§ **Assigned task**
The records below must be transcribed exactly.
────
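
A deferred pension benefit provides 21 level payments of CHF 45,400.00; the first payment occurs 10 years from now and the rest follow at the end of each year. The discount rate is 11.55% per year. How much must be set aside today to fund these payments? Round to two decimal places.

Ordinary annuity of 21 payments, first payment at period 10.
Periodic rate r = 0.1155 per year.
The ordinary-annuity PV formula values the stream one period before the first payment (period 9); discount that back 9 periods:
PV₀ = 45,400 × [1 − (1+r)^−21] / r × (1+r)^−9 = CHF 132,172.17

CHF 132,172.17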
────
§ **Reply to the task**
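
A deferred pension benefit provides 21 level payments of CHF 45,400.00; the first payment occurs 10 years from now and the rest follow at the end of each year. The discount rate is 11.55% per year. How much must be set aside today to fund these payments? Round to two decimal places.

Ordinary annuity of 21 payments, first payment at period 10.
Periodic rate r = 0.1155 per year.
The ordinary-annuity PV formula values the stream one period before the first payment (period 9); discount that back 9 periods:
PV₀ = 45,400 × [1 − (1+r)^−21] / r × (1+r)^−9 = CHF 132,172.17

CHF 132,172.17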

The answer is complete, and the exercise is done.